Start of SUPPLIED DATA

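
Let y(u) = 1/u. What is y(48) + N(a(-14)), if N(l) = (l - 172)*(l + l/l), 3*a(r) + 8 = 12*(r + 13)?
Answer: 145795/144 ≈ 1012.5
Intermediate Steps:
a(r) = 148/3 + 4*r (a(r) = -8/3 + (12*(r + 13))/3 = -8/3 + (12*(13 + r))/3 = -8/3 + (156 + 12*r)/3 = -8/3 + (52 + 4*r) = 148/3 + 4*r)
N(l) = (1 + l)*(-172 + l) (N(l) = (-172 + l)*(l + 1) = (-172 + l)*(1 + l) = (1 + l)*(-172 + l))
y(48) + N(a(-14)) = 1/48 + (-172 + (148/3 + 4*(-14))**2 - 171*(148/3 + 4*(-14))) = 1/48 + (-172 + (148/3 - 56)**2 - 171*(148/3 - 56)) = 1/48 + (-172 + (-20/3)**2 - 171*(-20/3)) = 1/48 + (-172 + 400/9 + 1140) = 1/48 + 9112/9 = 145795/144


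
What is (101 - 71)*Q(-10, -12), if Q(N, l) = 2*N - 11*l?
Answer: 3360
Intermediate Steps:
Q(N, l) = -11*l + 2*N
(101 - 71)*Q(-10, -12) = (101 - 71)*(-11*(-12) + 2*(-10)) = 30*(132 - 20) = 30*112 = 3360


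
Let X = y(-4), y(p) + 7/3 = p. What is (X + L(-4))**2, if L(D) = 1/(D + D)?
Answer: 24025/576 ≈ 41.710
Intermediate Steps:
y(p) = -7/3 + p
X = -19/3 (X = -7/3 - 4 = -19/3 ≈ -6.3333)
L(D) = 1/(2*D)
(X + L(-4))**2 = (-19/3 + (1/2)/(-4))**2 = (-19/3 + (1/2)*(-1/4))**2 = (-19/3 - 1/8)**2 = (-155/24)**2 = 24025/576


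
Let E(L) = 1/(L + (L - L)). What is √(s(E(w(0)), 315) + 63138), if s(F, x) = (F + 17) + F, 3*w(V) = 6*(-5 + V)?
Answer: 3*√175430/5 ≈ 251.31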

End of SUPPLIED DATA

Reproduce exactly every line that sits between the start of the entries and the line bearing "Answer: 145795/144 ≈ 1012.5", counting both of those lines.

**RESULT OF THE EXERCISE**
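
Let y(u) = 1/u. What is y(48) + N(a(-14)), if N(l) = (l - 172)*(l + l/l), 3*a(r) + 8 = 12*(r + 13)?
Answer: 145795/144 ≈ 1012.5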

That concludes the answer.